- WHAT NEEDS TO BE DONE: The line containing "Include productions for" marks the start; repeat it and every following line exactly through the end of the entries.
□ □ □ □ □ □ □
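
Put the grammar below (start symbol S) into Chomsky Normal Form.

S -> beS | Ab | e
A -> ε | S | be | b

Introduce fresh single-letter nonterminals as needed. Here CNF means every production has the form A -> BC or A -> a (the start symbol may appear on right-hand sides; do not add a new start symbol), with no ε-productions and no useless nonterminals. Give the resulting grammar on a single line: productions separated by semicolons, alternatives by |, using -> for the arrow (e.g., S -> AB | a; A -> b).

S -> b | e | AB | BE; A -> b | e | AB | BC | BD; B -> b; C -> e; D -> CS; E -> CS

Nullable: {A}; after ε-elimination: S -> b | e | Ab | beS; A -> S | b | be.
After unit-elimination: S -> b | e | Ab | beS; A -> b | e | Ab | be | beS.
TERM: introduce B -> b, C -> e and substitute in every rule of length ≥2.
BIN: A -> BCS becomes A -> BD, D -> CS; S -> BCS becomes S -> BE, E -> CS.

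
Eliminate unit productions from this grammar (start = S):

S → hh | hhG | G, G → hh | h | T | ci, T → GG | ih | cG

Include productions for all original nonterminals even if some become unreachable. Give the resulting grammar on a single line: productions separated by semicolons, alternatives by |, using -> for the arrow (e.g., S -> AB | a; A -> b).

S -> h | GG | cG | ci | hh | ih | hhG; G -> h | GG | cG | ci | hh | ih; T -> GG | cG | ih

Unit productions: G->T, S->G.
Unit pairs (A ⇒* B via units): (G,T), (S,G), (S,T).
S: inherits non-unit rules of {G, S, T} → GG | cG | ci | h | hh | hhG | ih.
G: inherits non-unit rules of {G, T} → GG | cG | ci | h | hh | ih.
T: inherits non-unit rules of {T} → GG | cG | ih.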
□ □ □ □ □ □ □
- TASK SOLUTION:
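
Include productions for all original nonterminals even if some become unreachable. Give the resulting grammar on a single line: productions separated by semicolons, alternatives by |, using -> for the arrow (e.g., S -> AB | a; A -> b).

S -> h | GG | cG | ci | hh | ih | hhG; G -> h | GG | cG | ci | hh | ih; T -> GG | cG | ih

Unit productions: G->T, S->G.
Unit pairs (A ⇒* B via units): (G,T), (S,G), (S,T).
S: inherits non-unit rules of {G, S, T} → GG | cG | ci | h | hh | hhG | ih.
G: inherits non-unit rules of {G, T} → GG | cG | ci | h | hh | ih.
T: inherits non-unit rules of {T} → GG | cG | ih.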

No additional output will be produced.